(TASK GOAL) Reproduce the data that follows precisely.

Stored items:
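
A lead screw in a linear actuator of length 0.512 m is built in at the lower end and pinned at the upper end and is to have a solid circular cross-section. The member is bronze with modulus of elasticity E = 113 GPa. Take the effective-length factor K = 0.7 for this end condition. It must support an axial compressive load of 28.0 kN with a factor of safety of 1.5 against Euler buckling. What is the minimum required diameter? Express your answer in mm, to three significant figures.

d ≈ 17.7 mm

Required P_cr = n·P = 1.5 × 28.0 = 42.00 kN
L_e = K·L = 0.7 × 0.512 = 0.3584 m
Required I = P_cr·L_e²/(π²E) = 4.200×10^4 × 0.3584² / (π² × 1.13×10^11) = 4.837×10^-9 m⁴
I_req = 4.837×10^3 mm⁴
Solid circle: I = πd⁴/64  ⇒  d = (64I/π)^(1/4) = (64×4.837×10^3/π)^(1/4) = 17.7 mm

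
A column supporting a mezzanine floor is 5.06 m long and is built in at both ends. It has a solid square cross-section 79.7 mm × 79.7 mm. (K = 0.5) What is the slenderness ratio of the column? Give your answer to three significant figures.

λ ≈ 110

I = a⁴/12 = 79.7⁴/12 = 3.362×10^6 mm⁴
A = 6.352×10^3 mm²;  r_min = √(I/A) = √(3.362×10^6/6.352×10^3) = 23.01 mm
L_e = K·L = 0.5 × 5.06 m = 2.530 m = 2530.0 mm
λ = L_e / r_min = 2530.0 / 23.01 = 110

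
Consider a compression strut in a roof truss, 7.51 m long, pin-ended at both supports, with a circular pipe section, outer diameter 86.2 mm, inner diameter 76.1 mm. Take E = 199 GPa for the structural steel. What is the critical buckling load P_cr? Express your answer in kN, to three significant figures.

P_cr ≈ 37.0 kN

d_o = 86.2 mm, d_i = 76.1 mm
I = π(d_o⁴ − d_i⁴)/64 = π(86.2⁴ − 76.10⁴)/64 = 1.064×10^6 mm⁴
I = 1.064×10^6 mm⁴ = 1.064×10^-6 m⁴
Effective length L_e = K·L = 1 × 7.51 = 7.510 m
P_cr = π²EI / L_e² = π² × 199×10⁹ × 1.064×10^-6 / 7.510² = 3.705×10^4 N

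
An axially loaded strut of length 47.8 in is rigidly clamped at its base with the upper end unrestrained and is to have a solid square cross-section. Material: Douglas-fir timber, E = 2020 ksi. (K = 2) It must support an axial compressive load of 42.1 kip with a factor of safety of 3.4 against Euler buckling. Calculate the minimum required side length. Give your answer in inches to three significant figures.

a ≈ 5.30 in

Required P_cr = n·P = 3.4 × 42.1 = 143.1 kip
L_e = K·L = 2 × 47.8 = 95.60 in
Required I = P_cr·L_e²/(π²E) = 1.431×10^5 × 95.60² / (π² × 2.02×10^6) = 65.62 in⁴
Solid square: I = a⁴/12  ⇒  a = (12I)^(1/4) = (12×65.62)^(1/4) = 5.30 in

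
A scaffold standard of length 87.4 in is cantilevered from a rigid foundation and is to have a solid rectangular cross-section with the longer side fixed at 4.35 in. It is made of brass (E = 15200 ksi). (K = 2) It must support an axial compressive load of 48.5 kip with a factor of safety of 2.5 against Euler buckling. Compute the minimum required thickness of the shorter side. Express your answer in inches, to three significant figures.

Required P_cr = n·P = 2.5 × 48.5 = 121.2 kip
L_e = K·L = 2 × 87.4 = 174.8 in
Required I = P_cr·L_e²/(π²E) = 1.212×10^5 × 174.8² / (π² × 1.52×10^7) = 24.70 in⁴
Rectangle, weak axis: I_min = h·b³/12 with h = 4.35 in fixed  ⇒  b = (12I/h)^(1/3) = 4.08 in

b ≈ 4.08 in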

(EXERCISE RESPONSE)
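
A lead screw in a linear actuator of length 0.512 m is built in at the lower end and pinned at the upper end and is to have a solid circular cross-section. The member is bronze with modulus of elasticity E = 113 GPa. Take the effective-length factor K = 0.7 for this end condition. It must support an axial compressive load of 28.0 kN with a factor of safety of 1.5 against Euler buckling. What is the minimum required diameter? Express your answer in mm, to three significant figures.

d ≈ 17.7 mm

Required P_cr = n·P = 1.5 × 28.0 = 42.00 kN
L_e = K·L = 0.7 × 0.512 = 0.3584 m
Required I = P_cr·L_e²/(π²E) = 4.200×10^4 × 0.3584² / (π² × 1.13×10^11) = 4.837×10^-9 m⁴
I_req = 4.837×10^3 mm⁴
Solid circle: I = πd⁴/64  ⇒  d = (64I/π)^(1/4) = (64×4.837×10^3/π)^(1/4) = 17.7 mm

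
A column supporting a mezzanine floor is 5.06 m long and is built in at both ends. It has a solid square cross-section 79.7 mm × 79.7 mm. (K = 0.5) What is the slenderness ratio of the column? Give your answer to three significant figures.

λ ≈ 110

I = a⁴/12 = 79.7⁴/12 = 3.362×10^6 mm⁴
A = 6.352×10^3 mm²;  r_min = √(I/A) = √(3.362×10^6/6.352×10^3) = 23.01 mm
L_e = K·L = 0.5 × 5.06 m = 2.530 m = 2530.0 mm
λ = L_e / r_min = 2530.0 / 23.01 = 110

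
Consider a compression strut in a roof truss, 7.51 m long, pin-ended at both supports, with a circular pipe section, outer diameter 86.2 mm, inner diameter 76.1 mm. Take E = 199 GPa for the structural steel. What is the critical buckling load P_cr? Express your answer in kN, to three significant figures.

P_cr ≈ 37.0 kN

d_o = 86.2 mm, d_i = 76.1 mm
I = π(d_o⁴ − d_i⁴)/64 = π(86.2⁴ − 76.10⁴)/64 = 1.064×10^6 mm⁴
I = 1.064×10^6 mm⁴ = 1.064×10^-6 m⁴
Effective length L_e = K·L = 1 × 7.51 = 7.510 m
P_cr = π²EI / L_e² = π² × 199×10⁹ × 1.064×10^-6 / 7.510² = 3.705×10^4 N

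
An axially loaded strut of length 47.8 in is rigidly clamped at its base with the upper end unrestrained and is to have a solid square cross-section. Material: Douglas-fir timber, E = 2020 ksi. (K = 2) It must support an axial compressive load of 42.1 kip with a factor of safety of 3.4 against Euler buckling. Calculate the minimum required side length. Give your answer in inches to three significant figures.

a ≈ 5.30 in

Required P_cr = n·P = 3.4 × 42.1 = 143.1 kip
L_e = K·L = 2 × 47.8 = 95.60 in
Required I = P_cr·L_e²/(π²E) = 1.431×10^5 × 95.60² / (π² × 2.02×10^6) = 65.62 in⁴
Solid square: I = a⁴/12  ⇒  a = (12I)^(1/4) = (12×65.62)^(1/4) = 5.30 in

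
A scaffold standard of length 87.4 in is cantilevered from a rigid foundation and is to have a solid rectangular cross-section with the longer side fixed at 4.35 in. It is made of brass (E = 15200 ksi). (K = 2) It must support an axial compressive load of 48.5 kip with a factor of safety of 2.5 against Euler buckling. Compute the minimum required thickness of the shorter side. Express your answer in inches, to three significant figures.

Required P_cr = n·P = 2.5 × 48.5 = 121.2 kip
L_e = K·L = 2 × 87.4 = 174.8 in
Required I = P_cr·L_e²/(π²E) = 1.212×10^5 × 174.8² / (π² × 1.52×10^7) = 24.70 in⁴
Rectangle, weak axis: I_min = h·b³/12 with h = 4.35 in fixed  ⇒  b = (12I/h)^(1/3) = 4.08 in

b ≈ 4.08 in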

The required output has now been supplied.